■ **What you should do**
Please repeat the data exactly, leaving nothing out.

■ **Input records**
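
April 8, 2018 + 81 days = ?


Start: April 8, 2018
Add 81 days
April 8 → May 1: 30 - 8 + 1 = 23 days (81 - 23 = 58 left)
May 1 → June 1: 31 - 1 + 1 = 31 days (58 - 31 = 27 left)
June 1 + 27 = June 28, 2018

June 28, 2018


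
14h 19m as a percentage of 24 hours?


Total minutes: 14×60 + 19 = 859
Day = 24×60 = 1440 minutes
Fraction = 859/1440 ≈ 0.5965
As a percentage: 859/1440 × 100 ≈ 59.65%

0.5965 (59.65%)


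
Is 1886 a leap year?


No

Rules: divisible by 4 AND (not by 100 OR by 400)
1886 ÷ 4 = 471 remainder 2 → not divisible by 4
Not divisible by 4 → not a leap year


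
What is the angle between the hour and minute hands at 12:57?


Hour hand (12 ≡ 0 on the dial): 0×30 + 57×0.5 = 28.5°
Minute hand = 57×6 = 342°
Difference = |28.5 - 342| = 313.5°
Since > 180°: 360 - 313.5 = 46.5°

46.5°


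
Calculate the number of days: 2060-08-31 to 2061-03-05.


From August 31, 2060 to March 5, 2061
Rest of August 2060: 31 - 31 = 0
Full months: September 30, October 31, November 30, December 31, January 31, February 2061 28
Days into March 2061: 5
Total = 0 + 30 + 31 + 30 + 31 + 31 + 28 + 5 = 186 days

186 days


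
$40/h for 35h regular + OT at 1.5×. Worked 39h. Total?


$1640.00

Regular: 35h × $40 = $1400.00
Overtime: 39 - 35 = 4h
OT pay: 4h × $40 × 1.5 = $240.00
Total = $1400.00 + $240.00 = $1640.00


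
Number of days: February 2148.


Month: February (month 2)
February: 28 or 29 (leap year)
2148 leap year? Yes

29 days


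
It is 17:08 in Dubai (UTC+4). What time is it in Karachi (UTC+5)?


Time difference = UTC+5 - UTC+4 = +1 hours
New hour = (17 + 1) mod 24
= 18 mod 24 = 18
Minutes unchanged → 18:08

18:08


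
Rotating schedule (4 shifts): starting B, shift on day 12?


Shifts: A, B, C, D
Start: B (index 1)
Day 12: (1 + 12 - 1) mod 4
= 12 mod 4
= 0
Index 0 → shift A

Shift A


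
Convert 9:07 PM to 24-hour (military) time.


21:07

Input: 9:07 PM
PM: 9 + 12 = 21


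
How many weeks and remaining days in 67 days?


Weeks: 67 ÷ 7 = 9 remainder 4

9 weeks 4 days


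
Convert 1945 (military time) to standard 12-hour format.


Hour: 19
19 - 12 = 7 → PM

7:45 PM


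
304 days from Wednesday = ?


Saturday

Start: Wednesday (index 2)
(2 + 304) mod 7
= 306 mod 7
= 5
Index 5 → Saturday


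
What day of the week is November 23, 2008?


Zeller's congruence:
q=23, m=11, k=8, j=20
h = (23 + ⌊13×12/5⌋ + 8 + ⌊8/4⌋ + ⌊20/4⌋ - 2×20) mod 7
= (23 + 31 + 8 + 2 + 5 - 40) mod 7
= 29 mod 7 = 1
h=1 → Sunday

Sunday


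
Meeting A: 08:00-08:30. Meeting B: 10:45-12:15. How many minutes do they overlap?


Meeting A: 480-510 (in minutes from midnight)
Meeting B: 645-735
Overlap start = max(480, 645) = 645
Overlap end = min(510, 735) = 510
Overlap = max(0, 510 - 645) = 0 min

0 minutes


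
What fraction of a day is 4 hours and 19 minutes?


0.1799 (17.99%)

Total minutes: 4×60 + 19 = 259
Day = 24×60 = 1440 minutes
Fraction = 259/1440 ≈ 0.1799
As a percentage: 259/1440 × 100 ≈ 17.99%


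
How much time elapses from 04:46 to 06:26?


1h 40m

End time in minutes: 6×60 + 26 = 386
Start time in minutes: 4×60 + 46 = 286
Difference = 386 - 286 = 100 minutes
= 1 hours 40 minutes


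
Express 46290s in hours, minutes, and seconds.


12h 51m 30s

Hours: 46290 ÷ 3600 = 12 remainder 3090
Minutes: 3090 ÷ 60 = 51 remainder 30
Seconds: 30


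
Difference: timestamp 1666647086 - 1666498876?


Difference = 1666647086 - 1666498876 = 148210 seconds
In hours: 148210 / 3600 ≈ 41.2
In days: 148210 / 86400 ≈ 1.72

148210 seconds (41.2 hours / 1.72 days)


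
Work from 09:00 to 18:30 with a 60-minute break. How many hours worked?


8h 30m (510 minutes)

Total time = (18×60+30) - (9×60+0)
= 1110 - 540 = 570 min
Minus break: 570 - 60 = 510 min
= 8h 30m


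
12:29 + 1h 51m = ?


14:20

Start: 749 minutes from midnight
Add: 111 minutes
Total: 860 minutes
Hours: 860 ÷ 60 = 14 remainder 20


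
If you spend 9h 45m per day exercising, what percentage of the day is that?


40.6%

Time: 585 minutes
Day: 1440 minutes
Percentage = (585/1440) × 100 ≈ 40.6%


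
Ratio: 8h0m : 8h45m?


Duration 1: 480 minutes
Duration 2: 525 minutes
Ratio = 480:525
GCD = 15
Simplified = 32:35
As a decimal: 32/35 ≈ 0.91

32:35 (0.91)


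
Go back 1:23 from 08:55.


Start: 535 minutes from midnight
Subtract: 83 minutes
Remaining: 535 - 83 = 452
Hours: 7, Minutes: 32

07:32


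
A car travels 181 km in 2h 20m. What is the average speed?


77.6 km/h

Distance: 181 km
Time: 2h 20m = 140 min = 140/60 = 7/3 hours
Speed = 181 ÷ (7/3) = 181 × 3 / 7 = 543/7 ≈ 77.6 km/h


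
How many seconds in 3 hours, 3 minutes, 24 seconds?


Hours: 3 × 3600 = 10800
Minutes: 3 × 60 = 180
Seconds: 24
Total = 10800 + 180 + 24 = 11004

11004 seconds


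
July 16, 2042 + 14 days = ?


July 30, 2042

Start: July 16, 2042
Add 14 days
July 16 + 14 = July 30, 2042


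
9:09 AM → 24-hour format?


Input: 9:09 AM
AM hour stays: 9

09:09


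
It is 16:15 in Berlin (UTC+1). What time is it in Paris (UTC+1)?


Time difference = UTC+1 - UTC+1 = +0 hours
New hour = (16 + 0) mod 24
= 16 mod 24 = 16
Minutes unchanged → 16:15

16:15


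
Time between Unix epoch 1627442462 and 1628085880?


643418 seconds (178.7 hours / 7.45 days)

Difference = 1628085880 - 1627442462 = 643418 seconds
In hours: 643418 / 3600 ≈ 178.7
In days: 643418 / 86400 ≈ 7.45


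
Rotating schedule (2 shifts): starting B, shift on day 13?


Shift B

Shifts: A, B
Start: B (index 1)
Day 13: (1 + 13 - 1) mod 2
= 13 mod 2
= 1
Index 1 → shift B


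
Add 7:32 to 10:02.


Start: 602 minutes from midnight
Add: 452 minutes
Total: 1054 minutes
Hours: 1054 ÷ 60 = 17 remainder 34

17:34


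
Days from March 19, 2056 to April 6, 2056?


From March 19, 2056 to April 6, 2056
Rest of March 2056: 31 - 19 = 12
Days into April 2056: 6
Total = 12 + 6 = 18 days

18 days


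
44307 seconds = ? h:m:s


Hours: 44307 ÷ 3600 = 12 remainder 1107
Minutes: 1107 ÷ 60 = 18 remainder 27
Seconds: 27

12h 18m 27s


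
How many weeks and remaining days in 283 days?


Weeks: 283 ÷ 7 = 40 remainder 3

40 weeks 3 days


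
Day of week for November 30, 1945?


Friday

Zeller's congruence:
q=30, m=11, k=45, j=19
h = (30 + ⌊13×12/5⌋ + 45 + ⌊45/4⌋ + ⌊19/4⌋ - 2×19) mod 7
= (30 + 31 + 45 + 11 + 4 - 38) mod 7
= 83 mod 7 = 6
h=6 → Friday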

■ **Completed task**
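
April 8, 2018 + 81 days = ?


Start: April 8, 2018
Add 81 days
April 8 → May 1: 30 - 8 + 1 = 23 days (81 - 23 = 58 left)
May 1 → June 1: 31 - 1 + 1 = 31 days (58 - 31 = 27 left)
June 1 + 27 = June 28, 2018

June 28, 2018


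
14h 19m as a percentage of 24 hours?


Total minutes: 14×60 + 19 = 859
Day = 24×60 = 1440 minutes
Fraction = 859/1440 ≈ 0.5965
As a percentage: 859/1440 × 100 ≈ 59.65%

0.5965 (59.65%)


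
Is 1886 a leap year?


No

Rules: divisible by 4 AND (not by 100 OR by 400)
1886 ÷ 4 = 471 remainder 2 → not divisible by 4
Not divisible by 4 → not a leap year


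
What is the angle between the hour and minute hands at 12:57?


Hour hand (12 ≡ 0 on the dial): 0×30 + 57×0.5 = 28.5°
Minute hand = 57×6 = 342°
Difference = |28.5 - 342| = 313.5°
Since > 180°: 360 - 313.5 = 46.5°

46.5°


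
Calculate the number of days: 2060-08-31 to 2061-03-05.


From August 31, 2060 to March 5, 2061
Rest of August 2060: 31 - 31 = 0
Full months: September 30, October 31, November 30, December 31, January 31, February 2061 28
Days into March 2061: 5
Total = 0 + 30 + 31 + 30 + 31 + 31 + 28 + 5 = 186 days

186 days


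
$40/h for 35h regular + OT at 1.5×. Worked 39h. Total?


$1640.00

Regular: 35h × $40 = $1400.00
Overtime: 39 - 35 = 4h
OT pay: 4h × $40 × 1.5 = $240.00
Total = $1400.00 + $240.00 = $1640.00


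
Number of days: February 2148.


Month: February (month 2)
February: 28 or 29 (leap year)
2148 leap year? Yes

29 days


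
It is 17:08 in Dubai (UTC+4). What time is it in Karachi (UTC+5)?


Time difference = UTC+5 - UTC+4 = +1 hours
New hour = (17 + 1) mod 24
= 18 mod 24 = 18
Minutes unchanged → 18:08

18:08


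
Rotating schedule (4 shifts): starting B, shift on day 12?


Shifts: A, B, C, D
Start: B (index 1)
Day 12: (1 + 12 - 1) mod 4
= 12 mod 4
= 0
Index 0 → shift A

Shift A


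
Convert 9:07 PM to 24-hour (military) time.


21:07

Input: 9:07 PM
PM: 9 + 12 = 21


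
How many weeks and remaining days in 67 days?


Weeks: 67 ÷ 7 = 9 remainder 4

9 weeks 4 days


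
Convert 1945 (military time) to standard 12-hour format.


Hour: 19
19 - 12 = 7 → PM

7:45 PM


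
304 days from Wednesday = ?


Saturday

Start: Wednesday (index 2)
(2 + 304) mod 7
= 306 mod 7
= 5
Index 5 → Saturday


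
What day of the week is November 23, 2008?


Zeller's congruence:
q=23, m=11, k=8, j=20
h = (23 + ⌊13×12/5⌋ + 8 + ⌊8/4⌋ + ⌊20/4⌋ - 2×20) mod 7
= (23 + 31 + 8 + 2 + 5 - 40) mod 7
= 29 mod 7 = 1
h=1 → Sunday

Sunday


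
Meeting A: 08:00-08:30. Meeting B: 10:45-12:15. How many minutes do they overlap?


Meeting A: 480-510 (in minutes from midnight)
Meeting B: 645-735
Overlap start = max(480, 645) = 645
Overlap end = min(510, 735) = 510
Overlap = max(0, 510 - 645) = 0 min

0 minutes


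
What fraction of a day is 4 hours and 19 minutes?


0.1799 (17.99%)

Total minutes: 4×60 + 19 = 259
Day = 24×60 = 1440 minutes
Fraction = 259/1440 ≈ 0.1799
As a percentage: 259/1440 × 100 ≈ 17.99%


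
How much time elapses from 04:46 to 06:26?


1h 40m

End time in minutes: 6×60 + 26 = 386
Start time in minutes: 4×60 + 46 = 286
Difference = 386 - 286 = 100 minutes
= 1 hours 40 minutes


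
Express 46290s in hours, minutes, and seconds.


12h 51m 30s

Hours: 46290 ÷ 3600 = 12 remainder 3090
Minutes: 3090 ÷ 60 = 51 remainder 30
Seconds: 30


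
Difference: timestamp 1666647086 - 1666498876?


Difference = 1666647086 - 1666498876 = 148210 seconds
In hours: 148210 / 3600 ≈ 41.2
In days: 148210 / 86400 ≈ 1.72

148210 seconds (41.2 hours / 1.72 days)


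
Work from 09:00 to 18:30 with a 60-minute break. How many hours worked?


8h 30m (510 minutes)

Total time = (18×60+30) - (9×60+0)
= 1110 - 540 = 570 min
Minus break: 570 - 60 = 510 min
= 8h 30m


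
12:29 + 1h 51m = ?


14:20

Start: 749 minutes from midnight
Add: 111 minutes
Total: 860 minutes
Hours: 860 ÷ 60 = 14 remainder 20


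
If you spend 9h 45m per day exercising, what percentage of the day is that?


40.6%

Time: 585 minutes
Day: 1440 minutes
Percentage = (585/1440) × 100 ≈ 40.6%


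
Ratio: 8h0m : 8h45m?


Duration 1: 480 minutes
Duration 2: 525 minutes
Ratio = 480:525
GCD = 15
Simplified = 32:35
As a decimal: 32/35 ≈ 0.91

32:35 (0.91)


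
Go back 1:23 from 08:55.


Start: 535 minutes from midnight
Subtract: 83 minutes
Remaining: 535 - 83 = 452
Hours: 7, Minutes: 32

07:32


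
A car travels 181 km in 2h 20m. What is the average speed?


77.6 km/h

Distance: 181 km
Time: 2h 20m = 140 min = 140/60 = 7/3 hours
Speed = 181 ÷ (7/3) = 181 × 3 / 7 = 543/7 ≈ 77.6 km/h


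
How many seconds in 3 hours, 3 minutes, 24 seconds?


Hours: 3 × 3600 = 10800
Minutes: 3 × 60 = 180
Seconds: 24
Total = 10800 + 180 + 24 = 11004

11004 seconds


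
July 16, 2042 + 14 days = ?


July 30, 2042

Start: July 16, 2042
Add 14 days
July 16 + 14 = July 30, 2042


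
9:09 AM → 24-hour format?


Input: 9:09 AM
AM hour stays: 9

09:09


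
It is 16:15 in Berlin (UTC+1). What time is it in Paris (UTC+1)?


Time difference = UTC+1 - UTC+1 = +0 hours
New hour = (16 + 0) mod 24
= 16 mod 24 = 16
Minutes unchanged → 16:15

16:15


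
Time between Unix epoch 1627442462 and 1628085880?


643418 seconds (178.7 hours / 7.45 days)

Difference = 1628085880 - 1627442462 = 643418 seconds
In hours: 643418 / 3600 ≈ 178.7
In days: 643418 / 86400 ≈ 7.45


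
Rotating schedule (2 shifts): starting B, shift on day 13?


Shift B

Shifts: A, B
Start: B (index 1)
Day 13: (1 + 13 - 1) mod 2
= 13 mod 2
= 1
Index 1 → shift B


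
Add 7:32 to 10:02.


Start: 602 minutes from midnight
Add: 452 minutes
Total: 1054 minutes
Hours: 1054 ÷ 60 = 17 remainder 34

17:34


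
Days from March 19, 2056 to April 6, 2056?


From March 19, 2056 to April 6, 2056
Rest of March 2056: 31 - 19 = 12
Days into April 2056: 6
Total = 12 + 6 = 18 days

18 days


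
44307 seconds = ? h:m:s


Hours: 44307 ÷ 3600 = 12 remainder 1107
Minutes: 1107 ÷ 60 = 18 remainder 27
Seconds: 27

12h 18m 27s


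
How many weeks and remaining days in 283 days?


Weeks: 283 ÷ 7 = 40 remainder 3

40 weeks 3 days


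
Day of week for November 30, 1945?


Friday

Zeller's congruence:
q=30, m=11, k=45, j=19
h = (30 + ⌊13×12/5⌋ + 45 + ⌊45/4⌋ + ⌊19/4⌋ - 2×19) mod 7
= (30 + 31 + 45 + 11 + 4 - 38) mod 7
= 83 mod 7 = 6
h=6 → Friday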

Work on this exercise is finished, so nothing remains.